Output exactly those lines of the data that lie between the line containing "A share is trading" and the final line, both ends counted.
-----
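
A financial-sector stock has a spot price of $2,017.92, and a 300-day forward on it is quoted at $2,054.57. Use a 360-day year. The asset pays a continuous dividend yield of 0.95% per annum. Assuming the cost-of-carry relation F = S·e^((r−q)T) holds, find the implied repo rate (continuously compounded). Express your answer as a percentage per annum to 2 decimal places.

3.11%

From F = S·e^((r−q)T): (r − q) = ln(F/S)/T
ln(2054.57/2017.92) = ln(1.018162) = 0.017999
(r − q) = 0.017999 / (300/360) = 0.021599
r = ln(F/S)/T + q = 0.021599 + 0.0095 = 0.031099
r = 3.11%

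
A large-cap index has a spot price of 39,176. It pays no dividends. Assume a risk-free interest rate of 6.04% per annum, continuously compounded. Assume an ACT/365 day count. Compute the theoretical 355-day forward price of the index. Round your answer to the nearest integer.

41,546

F = S·e^(rT) = 39176 · e^(0.0604 × 355/365)
= 39176 · e^0.058745 = 39176 × 1.060505
F = 41,546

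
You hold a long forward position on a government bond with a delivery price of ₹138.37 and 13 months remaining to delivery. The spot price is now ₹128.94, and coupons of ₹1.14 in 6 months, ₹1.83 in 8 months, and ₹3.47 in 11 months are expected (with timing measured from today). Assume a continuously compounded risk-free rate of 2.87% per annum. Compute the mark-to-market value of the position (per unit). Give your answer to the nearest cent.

PV(remaining coupons) I = 1.14·e^(−0.0287·6/12) + 1.83·e^(−0.0287·8/12) + 3.47·e^(−0.0287·11/12) = 6.2990
Current forward F = (S − I)·e^(rT) = (128.94 − 6.2990)·e^(0.0287·13/12) = 122.6410 × 1.031580 = 126.5140
Value (long) = (F − K)·e^(−rT) = (126.5140 − 138.37) × 0.969387 = -11.4931
Value = -₹11.49

-₹11.49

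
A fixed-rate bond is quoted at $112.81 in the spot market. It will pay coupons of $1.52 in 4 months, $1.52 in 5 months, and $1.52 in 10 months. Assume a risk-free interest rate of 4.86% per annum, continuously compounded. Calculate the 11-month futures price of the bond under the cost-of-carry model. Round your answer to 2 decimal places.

PV(coupons) I = 1.52·e^(−0.0486·4/12) + 1.52·e^(−0.0486·5/12) + 1.52·e^(−0.0486·10/12)
I = 1.4956 + 1.4895 + 1.4597 = 4.4448
F = (S − I)·e^(rT) = (112.81 − 4.4448) · e^(0.0486·11/12)
= 108.3652 · e^0.044550 = 108.3652 × 1.045557 = $113.30

$113.30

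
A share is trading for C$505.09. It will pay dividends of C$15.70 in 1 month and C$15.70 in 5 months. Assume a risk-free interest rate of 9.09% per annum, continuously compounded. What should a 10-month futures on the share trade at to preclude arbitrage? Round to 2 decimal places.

PV(dividends) I = 15.70·e^(−0.0909·1/12) + 15.70·e^(−0.0909·5/12)
I = 15.5815 + 15.1165 = 30.6980
F = (S − I)·e^(rT) = (505.09 − 30.6980) · e^(0.0909·10/12)
= 474.3920 · e^0.075750 = 474.3920 × 1.078693 = C$511.72

C$511.72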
-----
**Exercise response**
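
A share is trading for C$505.09. It will pay dividends of C$15.70 in 1 month and C$15.70 in 5 months. Assume a risk-free interest rate of 9.09% per annum, continuously compounded. What should a 10-month futures on the share trade at to preclude arbitrage? Round to 2 decimal places.

PV(dividends) I = 15.70·e^(−0.0909·1/12) + 15.70·e^(−0.0909·5/12)
I = 15.5815 + 15.1165 = 30.6980
F = (S − I)·e^(rT) = (505.09 − 30.6980) · e^(0.0909·10/12)
= 474.3920 · e^0.075750 = 474.3920 × 1.078693 = C$511.72

C$511.72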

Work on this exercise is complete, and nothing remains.